Your objective> Word for word, retype the lines from the one containing "4/33 | 3/33 |" to the last line of the data below, both ends included.
Data to examine START
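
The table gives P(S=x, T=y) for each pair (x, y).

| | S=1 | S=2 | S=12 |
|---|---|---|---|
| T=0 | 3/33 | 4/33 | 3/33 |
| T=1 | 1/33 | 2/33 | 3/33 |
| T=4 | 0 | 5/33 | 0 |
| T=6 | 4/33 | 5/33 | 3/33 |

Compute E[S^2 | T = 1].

P(T = 1) = 2/11.
Σ S^2·P over the event = 1·(1/33) + 4·(2/33) + 144·(3/33) = 147/11.
E[S^2 | T = 1] = (147/11) / (2/11) = 147/2.

147/2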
Data to examine END
Your response>
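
| T=0 | 3/33 | 4/33 | 3/33 |
| T=1 | 1/33 | 2/33 | 3/33 |
| T=4 | 0 | 5/33 | 0 |
| T=6 | 4/33 | 5/33 | 3/33 |

Compute E[S^2 | T = 1].

P(T = 1) = 2/11.
Σ S^2·P over the event = 1·(1/33) + 4·(2/33) + 144·(3/33) = 147/11.
E[S^2 | T = 1] = (147/11) / (2/11) = 147/2.

147/2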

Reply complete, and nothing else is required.